# [Aim of the exercise]
Give back exactly the line that contains "Sediment porewater at" and all the lines after it in the records below, to the very last, with no other output.

►

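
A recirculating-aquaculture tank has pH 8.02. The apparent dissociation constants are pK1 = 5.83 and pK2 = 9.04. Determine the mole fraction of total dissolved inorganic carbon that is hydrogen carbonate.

α₁ = 1 / (1 + [H⁺]/K1 + K2/[H⁺]) = 1 / (1 + 10^-2.19 + 10^-1.02)
   = 1 / (1 + 0.0064565 + 0.095499) = 1/1.1020 = 0.9075

α₁ = 0.907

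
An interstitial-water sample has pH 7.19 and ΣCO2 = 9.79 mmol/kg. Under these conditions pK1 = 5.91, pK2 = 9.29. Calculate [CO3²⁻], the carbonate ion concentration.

α₂ = 1 / (1 + [H⁺]/K2 + [H⁺]²/(K1K2)) = 1 / (1 + 10^+2.10 + 10^+0.82)
   = 1 / (1 + 125.89 + 6.6069) = 1/133.50 = 0.007491
[CO3²⁻] = α₂ × DIC = 0.007491 × 9.79 = 0.0733 mmol/kg

[CO3²⁻] = 0.0733 mmol/kg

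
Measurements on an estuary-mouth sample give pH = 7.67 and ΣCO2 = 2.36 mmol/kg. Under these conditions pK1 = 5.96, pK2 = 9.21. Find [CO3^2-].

[CO3²⁻] = 0.0649 mmol/kg

α₂ = 1 / (1 + [H⁺]/K2 + [H⁺]²/(K1K2)) = 1 / (1 + 10^+1.54 + 10^-0.17)
   = 1 / (1 + 34.674 + 0.67608) = 1/36.350 = 0.02751
[CO3²⁻] = α₂ × DIC = 0.02751 × 2.36 = 0.0649 mmol/kg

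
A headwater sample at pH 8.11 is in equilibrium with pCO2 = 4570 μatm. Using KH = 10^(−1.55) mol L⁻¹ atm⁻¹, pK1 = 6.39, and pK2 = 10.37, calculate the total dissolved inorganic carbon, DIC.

[CO2*] = KH · pCO2 = 10^(−1.55) × 4570×10^-6 = 1.288×10^-4 mol/L
α₀ = 1/(1 + K1/[H⁺] + K1K2/[H⁺]²) = 1/(1 + 10^+1.72 + 10^-0.54) = 0.01860
DIC = [CO2*]/α₀ = 1.288×10^-4 / 0.01860 = 6.93 mmol/L

DIC = 6.93 mmol/L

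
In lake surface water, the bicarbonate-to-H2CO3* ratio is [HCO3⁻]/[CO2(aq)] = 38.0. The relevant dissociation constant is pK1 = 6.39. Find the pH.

pH = 7.97

From K1 = [H⁺][HCO3⁻]/[CO2(aq)]:  pH = pK1 + log₁₀([HCO3⁻]/[CO2(aq)])
log₁₀(38.0) = +1.580
pH = 6.39 + (+1.580) = 7.97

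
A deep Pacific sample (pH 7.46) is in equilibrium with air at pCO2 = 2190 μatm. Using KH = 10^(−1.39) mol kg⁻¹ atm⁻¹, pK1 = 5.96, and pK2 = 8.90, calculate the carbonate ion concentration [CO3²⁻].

[CO3²⁻] = 0.102 mmol/kg

[CO2*] = KH · pCO2 = 10^(−1.39) × 2190×10^-6 = 8.922×10^-5 mol/kg
α₀ = 1/(1 + K1/[H⁺] + K1K2/[H⁺]²) = 1/(1 + 10^+1.50 + 10^+0.06) = 0.02961
DIC = [CO2*]/α₀ = 8.922×10^-5 / 0.02961 = 3.013 mmol/kg
[CO3²⁻] = α₂·DIC; α₂ = 0.03400, so [CO3²⁻] = 0.03400 × 3.013 = 0.102 mmol/kg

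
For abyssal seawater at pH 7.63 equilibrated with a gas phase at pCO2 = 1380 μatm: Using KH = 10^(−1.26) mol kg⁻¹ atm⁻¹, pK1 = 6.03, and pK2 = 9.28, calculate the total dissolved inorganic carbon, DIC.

[CO2*] = KH · pCO2 = 10^(−1.26) × 1380×10^-6 = 7.584×10^-5 mol/kg
α₀ = 1/(1 + K1/[H⁺] + K1K2/[H⁺]²) = 1/(1 + 10^+1.60 + 10^-0.05) = 0.02398
DIC = [CO2*]/α₀ = 7.584×10^-5 / 0.02398 = 3.16 mmol/kg

DIC = 3.16 mmol/kg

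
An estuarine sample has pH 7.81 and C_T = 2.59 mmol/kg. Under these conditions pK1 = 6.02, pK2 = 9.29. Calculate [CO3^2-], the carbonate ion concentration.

α₂ = 1 / (1 + [H⁺]/K2 + [H⁺]²/(K1K2)) = 1 / (1 + 10^+1.48 + 10^-0.31)
   = 1 / (1 + 30.200 + 0.48978) = 1/31.689 = 0.03156
[CO3²⁻] = α₂ × DIC = 0.03156 × 2.59 = 0.0817 mmol/kg

[CO3²⁻] = 0.0817 mmol/kg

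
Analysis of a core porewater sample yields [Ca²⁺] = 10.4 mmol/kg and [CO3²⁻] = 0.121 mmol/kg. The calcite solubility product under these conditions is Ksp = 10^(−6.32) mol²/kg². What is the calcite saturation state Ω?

Ω = 2.63

Ksp = 10^(−6.32) = 4.786×10^-7
Ω = [Ca²⁺][CO3²⁻]/Ksp = (10.4×10^-3)(0.121×10^-3) / 4.786×10^-7 = 2.63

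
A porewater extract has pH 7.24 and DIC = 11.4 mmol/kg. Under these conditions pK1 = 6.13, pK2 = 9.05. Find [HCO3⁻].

α₁ = 1 / (1 + [H⁺]/K1 + K2/[H⁺]) = 1 / (1 + 10^-1.11 + 10^-1.81)
   = 1 / (1 + 0.077625 + 0.015488) = 1/1.0931 = 0.9148
[HCO3⁻] = α₁ × DIC = 0.9148 × 11.4 = 10.4 mmol/kg

[HCO3⁻] = 10.4 mmol/kg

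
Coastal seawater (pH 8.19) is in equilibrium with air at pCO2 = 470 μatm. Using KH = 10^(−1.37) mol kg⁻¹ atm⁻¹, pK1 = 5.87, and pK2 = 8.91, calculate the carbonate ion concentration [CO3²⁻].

[CO2*] = KH · pCO2 = 10^(−1.37) × 470×10^-6 = 2.005×10^-5 mol/kg
α₀ = 1/(1 + K1/[H⁺] + K1K2/[H⁺]²) = 1/(1 + 10^+2.32 + 10^+1.60) = 0.004004
DIC = [CO2*]/α₀ = 2.005×10^-5 / 0.004004 = 5.007 mmol/kg
[CO3²⁻] = α₂·DIC; α₂ = 0.1594, so [CO3²⁻] = 0.1594 × 5.007 = 0.798 mmol/kg

[CO3²⁻] = 0.798 mmol/kg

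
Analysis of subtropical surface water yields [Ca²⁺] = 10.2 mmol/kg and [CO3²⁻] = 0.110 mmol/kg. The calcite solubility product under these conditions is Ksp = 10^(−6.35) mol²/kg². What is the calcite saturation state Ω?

Ksp = 10^(−6.35) = 4.467×10^-7
Ω = [Ca²⁺][CO3²⁻]/Ksp = (10.2×10^-3)(0.110×10^-3) / 4.467×10^-7 = 2.51

Ω = 2.51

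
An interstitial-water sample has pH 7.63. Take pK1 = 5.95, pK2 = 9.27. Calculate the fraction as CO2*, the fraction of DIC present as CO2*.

α₀ = 1 / (1 + K1/[H⁺] + K1K2/[H⁺]²) = 1 / (1 + 10^+1.68 + 10^+0.04)
   = 1 / (1 + 47.863 + 1.0965) = 1/49.959 = 0.02002

α₀ = 0.0200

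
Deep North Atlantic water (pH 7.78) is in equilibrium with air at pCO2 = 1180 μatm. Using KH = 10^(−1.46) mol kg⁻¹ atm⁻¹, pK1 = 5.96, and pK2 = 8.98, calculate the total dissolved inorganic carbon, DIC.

[CO2*] = KH · pCO2 = 10^(−1.46) × 1180×10^-6 = 4.091×10^-5 mol/kg
α₀ = 1/(1 + K1/[H⁺] + K1K2/[H⁺]²) = 1/(1 + 10^+1.82 + 10^+0.62) = 0.01404
DIC = [CO2*]/α₀ = 4.091×10^-5 / 0.01404 = 2.91 mmol/kg

DIC = 2.91 mmol/kg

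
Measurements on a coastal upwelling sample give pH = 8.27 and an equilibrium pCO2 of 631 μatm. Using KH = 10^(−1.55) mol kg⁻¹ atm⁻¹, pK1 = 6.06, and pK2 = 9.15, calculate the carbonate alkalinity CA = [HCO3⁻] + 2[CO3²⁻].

CA = 3.64 mmol/kg

[CO2*] = KH · pCO2 = 10^(−1.55) × 631×10^-6 = 1.778×10^-5 mol/kg
α₀ = 1/(1 + K1/[H⁺] + K1K2/[H⁺]²) = 1/(1 + 10^+2.21 + 10^+1.33) = 0.005418
DIC = [CO2*]/α₀ = 1.778×10^-5 / 0.005418 = 3.282 mmol/kg
CA = (α₁ + 2α₂)·DIC = (0.8787 + 2×0.1158) × 3.282 = 3.64 mmol/kg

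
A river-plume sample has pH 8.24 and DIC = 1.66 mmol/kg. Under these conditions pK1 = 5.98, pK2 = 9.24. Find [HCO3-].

α₁ = 1 / (1 + [H⁺]/K1 + K2/[H⁺]) = 1 / (1 + 10^-2.26 + 10^-1.00)
   = 1 / (1 + 0.0054954 + 0.10000) = 1/1.1055 = 0.9046
[HCO3⁻] = α₁ × DIC = 0.9046 × 1.66 = 1.50 mmol/kg

[HCO3⁻] = 1.50 mmol/kg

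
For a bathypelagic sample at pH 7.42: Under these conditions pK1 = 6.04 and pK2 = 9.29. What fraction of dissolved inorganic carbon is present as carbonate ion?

α₂ = 1 / (1 + [H⁺]/K2 + [H⁺]²/(K1K2)) = 1 / (1 + 10^+1.87 + 10^+0.49)
   = 1 / (1 + 74.131 + 3.0903) = 1/78.221 = 0.01278

α₂ = 0.0128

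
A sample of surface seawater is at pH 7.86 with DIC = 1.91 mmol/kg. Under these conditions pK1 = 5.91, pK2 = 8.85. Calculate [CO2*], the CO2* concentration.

[CO2*] = 19.2 μmol/kg

α₀ = 1 / (1 + K1/[H⁺] + K1K2/[H⁺]²) = 1 / (1 + 10^+1.95 + 10^+0.96)
   = 1 / (1 + 89.125 + 9.1201) = 1/99.245 = 0.01008
[CO2*] = α₀ × DIC = 0.01008 × 1.91 = 0.0192 mmol/kg = 19.2 μmol/kg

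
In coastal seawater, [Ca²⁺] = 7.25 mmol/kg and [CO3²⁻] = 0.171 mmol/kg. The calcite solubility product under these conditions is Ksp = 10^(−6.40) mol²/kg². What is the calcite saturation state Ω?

Ksp = 10^(−6.40) = 3.981×10^-7
Ω = [Ca²⁺][CO3²⁻]/Ksp = (7.25×10^-3)(0.171×10^-3) / 3.981×10^-7 = 3.11

Ω = 3.11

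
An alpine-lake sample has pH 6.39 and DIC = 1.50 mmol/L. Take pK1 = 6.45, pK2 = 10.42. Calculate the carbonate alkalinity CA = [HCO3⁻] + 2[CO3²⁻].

CA = [HCO3⁻] + 2[CO3²⁻] = (α₁ + 2α₂)·DIC
At pH 6.39: [H⁺]/K1 = 10^0.06 = 1.1482, K2/[H⁺] = 10^-4.03 = 9.3325×10^-5
α₁ = 1/(1 + 1.1482 + 9.3325×10^-5) = 1/2.1482 = 0.4655; α₂ = α₁·K2/[H⁺] = 4.344×10^-5
α₁ + 2α₂ = 0.4656
CA = 0.4656 × 1.50 = 0.698 mmol/L

CA = 0.698 mmol/L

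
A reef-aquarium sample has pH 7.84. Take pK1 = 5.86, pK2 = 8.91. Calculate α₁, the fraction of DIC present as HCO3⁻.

α₁ = 0.913

α₁ = 1 / (1 + [H⁺]/K1 + K2/[H⁺]) = 1 / (1 + 10^-1.98 + 10^-1.07)
   = 1 / (1 + 0.010471 + 0.085114) = 1/1.0956 = 0.9128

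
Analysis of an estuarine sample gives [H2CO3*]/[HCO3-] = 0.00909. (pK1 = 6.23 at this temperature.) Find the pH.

From K1 = [H⁺][HCO3-]/[H2CO3*]:  pH = pK1 − log₁₀([H2CO3*]/[HCO3-])
log₁₀(0.00909) = -2.041
pH = 6.23 − (-2.041) = 8.27

pH = 8.27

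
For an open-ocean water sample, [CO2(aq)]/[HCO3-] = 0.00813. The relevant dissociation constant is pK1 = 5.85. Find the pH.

From K1 = [H⁺][HCO3-]/[CO2(aq)]:  pH = pK1 − log₁₀([CO2(aq)]/[HCO3-])
log₁₀(0.00813) = -2.090
pH = 5.85 − (-2.090) = 7.94

pH = 7.94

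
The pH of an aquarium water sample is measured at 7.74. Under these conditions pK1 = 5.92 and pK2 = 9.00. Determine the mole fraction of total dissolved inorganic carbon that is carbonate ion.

α₂ = 0.0514

α₂ = 1 / (1 + [H⁺]/K2 + [H⁺]²/(K1K2)) = 1 / (1 + 10^+1.26 + 10^-0.56)
   = 1 / (1 + 18.197 + 0.27542) = 1/19.472 = 0.05135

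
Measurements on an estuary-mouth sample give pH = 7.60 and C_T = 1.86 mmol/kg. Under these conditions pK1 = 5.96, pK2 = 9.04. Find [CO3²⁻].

[CO3²⁻] = 0.0638 mmol/kg

α₂ = 1 / (1 + [H⁺]/K2 + [H⁺]²/(K1K2)) = 1 / (1 + 10^+1.44 + 10^-0.20)
   = 1 / (1 + 27.542 + 0.63096) = 1/29.173 = 0.03428
[CO3²⁻] = α₂ × DIC = 0.03428 × 1.86 = 0.0638 mmol/kg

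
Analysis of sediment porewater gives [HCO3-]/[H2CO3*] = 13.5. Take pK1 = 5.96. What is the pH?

pH = 7.09

From K1 = [H⁺][HCO3-]/[H2CO3*]:  pH = pK1 + log₁₀([HCO3-]/[H2CO3*])
log₁₀(13.5) = +1.130
pH = 5.96 + (+1.130) = 7.09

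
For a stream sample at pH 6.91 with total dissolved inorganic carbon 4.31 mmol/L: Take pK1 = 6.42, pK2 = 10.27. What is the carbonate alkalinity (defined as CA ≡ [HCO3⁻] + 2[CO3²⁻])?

CA = 3.26 mmol/L

CA = [HCO3⁻] + 2[CO3²⁻] = (α₁ + 2α₂)·DIC
At pH 6.91: [H⁺]/K1 = 10^-0.49 = 0.32359, K2/[H⁺] = 10^-3.36 = 0.00043652
α₁ = 1/(1 + 0.32359 + 0.00043652) = 1/1.3240 = 0.7553; α₂ = α₁·K2/[H⁺] = 0.0003297
α₁ + 2α₂ = 0.7559
CA = 0.7559 × 4.31 = 3.26 mmol/L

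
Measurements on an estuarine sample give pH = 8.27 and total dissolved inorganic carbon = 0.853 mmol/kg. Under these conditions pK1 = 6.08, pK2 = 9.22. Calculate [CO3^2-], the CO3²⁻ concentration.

α₂ = 1 / (1 + [H⁺]/K2 + [H⁺]²/(K1K2)) = 1 / (1 + 10^+0.95 + 10^-1.24)
   = 1 / (1 + 8.9125 + 0.057544) = 1/9.9701 = 0.1003
[CO3²⁻] = α₂ × DIC = 0.1003 × 0.853 = 0.0856 mmol/kg

[CO3²⁻] = 0.0856 mmol/kg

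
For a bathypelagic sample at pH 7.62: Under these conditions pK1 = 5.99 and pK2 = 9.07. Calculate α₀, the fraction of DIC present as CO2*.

α₀ = 1 / (1 + K1/[H⁺] + K1K2/[H⁺]²) = 1 / (1 + 10^+1.63 + 10^+0.18)
   = 1 / (1 + 42.658 + 1.5136) = 1/45.172 = 0.02214

α₀ = 0.0221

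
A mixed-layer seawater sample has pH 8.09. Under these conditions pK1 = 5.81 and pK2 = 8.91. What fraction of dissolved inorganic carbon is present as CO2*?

α₀ = 1 / (1 + K1/[H⁺] + K1K2/[H⁺]²) = 1 / (1 + 10^+2.28 + 10^+1.46)
   = 1 / (1 + 190.55 + 28.840) = 1/220.39 = 0.004537

α₀ = 0.00454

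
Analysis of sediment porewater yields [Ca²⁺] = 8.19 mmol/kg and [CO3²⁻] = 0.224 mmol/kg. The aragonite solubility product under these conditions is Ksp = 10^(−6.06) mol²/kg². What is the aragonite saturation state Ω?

Ksp = 10^(−6.06) = 8.710×10^-7
Ω = [Ca²⁺][CO3²⁻]/Ksp = (8.19×10^-3)(0.224×10^-3) / 8.710×10^-7 = 2.11

Ω = 2.11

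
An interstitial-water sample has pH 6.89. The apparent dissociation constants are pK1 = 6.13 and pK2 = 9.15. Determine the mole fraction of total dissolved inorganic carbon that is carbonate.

α₂ = 1 / (1 + [H⁺]/K2 + [H⁺]²/(K1K2)) = 1 / (1 + 10^+2.26 + 10^+1.50)
   = 1 / (1 + 181.97 + 31.623) = 1/214.59 = 0.004660

α₂ = 0.00466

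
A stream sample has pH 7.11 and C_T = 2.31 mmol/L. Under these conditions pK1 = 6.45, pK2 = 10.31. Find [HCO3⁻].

α₁ = 1 / (1 + [H⁺]/K1 + K2/[H⁺]) = 1 / (1 + 10^-0.66 + 10^-3.20)
   = 1 / (1 + 0.21878 + 0.00063096) = 1/1.2194 = 0.8201
[HCO3⁻] = α₁ × DIC = 0.8201 × 2.31 = 1.89 mmol/L

[HCO3⁻] = 1.89 mmol/L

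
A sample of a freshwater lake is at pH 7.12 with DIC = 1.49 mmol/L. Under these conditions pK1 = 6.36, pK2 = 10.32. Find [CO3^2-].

[CO3²⁻] = 0.801 μmol/L

α₂ = 1 / (1 + [H⁺]/K2 + [H⁺]²/(K1K2)) = 1 / (1 + 10^+3.20 + 10^+2.44)
   = 1 / (1 + 1584.9 + 275.42) = 1/1861.3 = 0.0005373
[CO3²⁻] = α₂ × DIC = 0.0005373 × 1.49 = 0.000801 mmol/L = 0.801 μmol/L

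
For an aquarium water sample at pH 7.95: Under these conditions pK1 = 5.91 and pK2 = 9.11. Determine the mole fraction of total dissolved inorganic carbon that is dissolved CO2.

α₀ = 1 / (1 + K1/[H⁺] + K1K2/[H⁺]²) = 1 / (1 + 10^+2.04 + 10^+0.88)
   = 1 / (1 + 109.65 + 7.5858) = 1/118.23 = 0.008458

α₀ = 0.00846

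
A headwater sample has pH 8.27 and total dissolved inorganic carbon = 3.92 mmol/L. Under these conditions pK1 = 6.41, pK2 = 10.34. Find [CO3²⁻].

[CO3²⁻] = 0.0326 mmol/L

α₂ = 1 / (1 + [H⁺]/K2 + [H⁺]²/(K1K2)) = 1 / (1 + 10^+2.07 + 10^+0.21)
   = 1 / (1 + 117.49 + 1.6218) = 1/120.11 = 0.008326
[CO3²⁻] = α₂ × DIC = 0.008326 × 3.92 = 0.0326 mmol/L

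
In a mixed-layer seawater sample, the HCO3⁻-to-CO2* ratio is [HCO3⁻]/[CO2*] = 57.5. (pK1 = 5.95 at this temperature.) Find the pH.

From K1 = [H⁺][HCO3⁻]/[CO2*]:  pH = pK1 + log₁₀([HCO3⁻]/[CO2*])
log₁₀(57.5) = +1.760
pH = 5.95 + (+1.760) = 7.71

pH = 7.71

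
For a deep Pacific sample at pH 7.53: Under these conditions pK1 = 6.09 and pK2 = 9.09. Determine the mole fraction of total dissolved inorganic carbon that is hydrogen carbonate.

α₁ = 0.940

α₁ = 1 / (1 + [H⁺]/K1 + K2/[H⁺]) = 1 / (1 + 10^-1.44 + 10^-1.56)
   = 1 / (1 + 0.036308 + 0.027542) = 1/1.0639 = 0.9400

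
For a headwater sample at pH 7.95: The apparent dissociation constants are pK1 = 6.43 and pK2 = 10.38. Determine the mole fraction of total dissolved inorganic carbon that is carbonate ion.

α₂ = 0.00359

α₂ = 1 / (1 + [H⁺]/K2 + [H⁺]²/(K1K2)) = 1 / (1 + 10^+2.43 + 10^+0.91)
   = 1 / (1 + 269.15 + 8.1283) = 1/278.28 = 0.003593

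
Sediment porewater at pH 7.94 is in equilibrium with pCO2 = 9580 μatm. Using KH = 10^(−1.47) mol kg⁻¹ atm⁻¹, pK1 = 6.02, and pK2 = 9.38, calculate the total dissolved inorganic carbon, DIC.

DIC = 28.3 mmol/kg

[CO2*] = KH · pCO2 = 10^(−1.47) × 9580×10^-6 = 3.246×10^-4 mol/kg
α₀ = 1/(1 + K1/[H⁺] + K1K2/[H⁺]²) = 1/(1 + 10^+1.92 + 10^+0.48) = 0.01147
DIC = [CO2*]/α₀ = 3.246×10^-4 / 0.01147 = 28.3 mmol/kg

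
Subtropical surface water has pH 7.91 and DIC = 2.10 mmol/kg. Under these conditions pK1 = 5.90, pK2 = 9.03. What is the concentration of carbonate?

α₂ = 1 / (1 + [H⁺]/K2 + [H⁺]²/(K1K2)) = 1 / (1 + 10^+1.12 + 10^-0.89)
   = 1 / (1 + 13.183 + 0.12882) = 1/14.311 = 0.06987
[CO3²⁻] = α₂ × DIC = 0.06987 × 2.10 = 0.147 mmol/kg

[CO3²⁻] = 0.147 mmol/kg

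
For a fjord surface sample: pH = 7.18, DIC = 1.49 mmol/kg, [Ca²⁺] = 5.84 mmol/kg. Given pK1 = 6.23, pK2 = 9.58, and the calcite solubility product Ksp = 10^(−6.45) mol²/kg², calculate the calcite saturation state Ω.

Ω = 0.0875

α₂ = 1 / (1 + [H⁺]/K2 + [H⁺]²/(K1K2)) = 1 / (1 + 10^+2.40 + 10^+1.45)
   = 1 / (1 + 251.19 + 28.184) = 1/280.37 = 0.003567
[CO3²⁻] = α₂ × DIC = 0.003567 × 1.49 = 0.005314 mmol/kg = 5.314 μmol/kg
Ksp = 10^(−6.45) = 3.548×10^-7
Ω = [Ca²⁺][CO3²⁻]/Ksp = (5.84×10^-3)(5.314×10^-6) / 3.548×10^-7 = 0.0875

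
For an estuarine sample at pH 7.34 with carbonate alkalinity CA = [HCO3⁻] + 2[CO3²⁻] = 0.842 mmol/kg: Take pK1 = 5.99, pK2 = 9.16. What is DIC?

CA = [HCO3⁻] + 2[CO3²⁻] = (α₁ + 2α₂)·DIC
At pH 7.34: [H⁺]/K1 = 10^-1.35 = 0.044668, K2/[H⁺] = 10^-1.82 = 0.015136
α₁ = 1/(1 + 0.044668 + 0.015136) = 1/1.0598 = 0.9436; α₂ = α₁·K2/[H⁺] = 0.01428
α₁ + 2α₂ = 0.9721
DIC = CA / (α₁ + 2α₂) = 0.842 / 0.9721 = 0.866 mmol/kg

DIC = 0.866 mmol/kg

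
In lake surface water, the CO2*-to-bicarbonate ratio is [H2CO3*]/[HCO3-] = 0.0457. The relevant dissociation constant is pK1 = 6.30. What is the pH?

From K1 = [H⁺][HCO3-]/[H2CO3*]:  pH = pK1 − log₁₀([H2CO3*]/[HCO3-])
log₁₀(0.0457) = -1.340
pH = 6.30 − (-1.340) = 7.64

pH = 7.64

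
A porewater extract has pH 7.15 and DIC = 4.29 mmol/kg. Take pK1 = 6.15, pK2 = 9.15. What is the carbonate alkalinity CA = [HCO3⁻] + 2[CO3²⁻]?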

◄

# [Task output]
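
Sediment porewater at pH 7.94 is in equilibrium with pCO2 = 9580 μatm. Using KH = 10^(−1.47) mol kg⁻¹ atm⁻¹, pK1 = 6.02, and pK2 = 9.38, calculate the total dissolved inorganic carbon, DIC.

DIC = 28.3 mmol/kg

[CO2*] = KH · pCO2 = 10^(−1.47) × 9580×10^-6 = 3.246×10^-4 mol/kg
α₀ = 1/(1 + K1/[H⁺] + K1K2/[H⁺]²) = 1/(1 + 10^+1.92 + 10^+0.48) = 0.01147
DIC = [CO2*]/α₀ = 3.246×10^-4 / 0.01147 = 28.3 mmol/kg

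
Subtropical surface water has pH 7.91 and DIC = 2.10 mmol/kg. Under these conditions pK1 = 5.90, pK2 = 9.03. What is the concentration of carbonate?

α₂ = 1 / (1 + [H⁺]/K2 + [H⁺]²/(K1K2)) = 1 / (1 + 10^+1.12 + 10^-0.89)
   = 1 / (1 + 13.183 + 0.12882) = 1/14.311 = 0.06987
[CO3²⁻] = α₂ × DIC = 0.06987 × 2.10 = 0.147 mmol/kg

[CO3²⁻] = 0.147 mmol/kg

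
For a fjord surface sample: pH = 7.18, DIC = 1.49 mmol/kg, [Ca²⁺] = 5.84 mmol/kg. Given pK1 = 6.23, pK2 = 9.58, and the calcite solubility product Ksp = 10^(−6.45) mol²/kg², calculate the calcite saturation state Ω.

Ω = 0.0875

α₂ = 1 / (1 + [H⁺]/K2 + [H⁺]²/(K1K2)) = 1 / (1 + 10^+2.40 + 10^+1.45)
   = 1 / (1 + 251.19 + 28.184) = 1/280.37 = 0.003567
[CO3²⁻] = α₂ × DIC = 0.003567 × 1.49 = 0.005314 mmol/kg = 5.314 μmol/kg
Ksp = 10^(−6.45) = 3.548×10^-7
Ω = [Ca²⁺][CO3²⁻]/Ksp = (5.84×10^-3)(5.314×10^-6) / 3.548×10^-7 = 0.0875

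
For an estuarine sample at pH 7.34 with carbonate alkalinity CA = [HCO3⁻] + 2[CO3²⁻] = 0.842 mmol/kg: Take pK1 = 5.99, pK2 = 9.16. What is DIC?

CA = [HCO3⁻] + 2[CO3²⁻] = (α₁ + 2α₂)·DIC
At pH 7.34: [H⁺]/K1 = 10^-1.35 = 0.044668, K2/[H⁺] = 10^-1.82 = 0.015136
α₁ = 1/(1 + 0.044668 + 0.015136) = 1/1.0598 = 0.9436; α₂ = α₁·K2/[H⁺] = 0.01428
α₁ + 2α₂ = 0.9721
DIC = CA / (α₁ + 2α₂) = 0.842 / 0.9721 = 0.866 mmol/kg

DIC = 0.866 mmol/kg

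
In lake surface water, the CO2*-to-bicarbonate ratio is [H2CO3*]/[HCO3-] = 0.0457. The relevant dissociation constant is pK1 = 6.30. What is the pH?

From K1 = [H⁺][HCO3-]/[H2CO3*]:  pH = pK1 − log₁₀([H2CO3*]/[HCO3-])
log₁₀(0.0457) = -1.340
pH = 6.30 − (-1.340) = 7.64

pH = 7.64

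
A porewater extract has pH 7.15 and DIC = 4.29 mmol/kg. Take pK1 = 6.15, pK2 = 9.15. What is the carbonate alkalinity CA = [HCO3⁻] + 2[CO3²⁻]?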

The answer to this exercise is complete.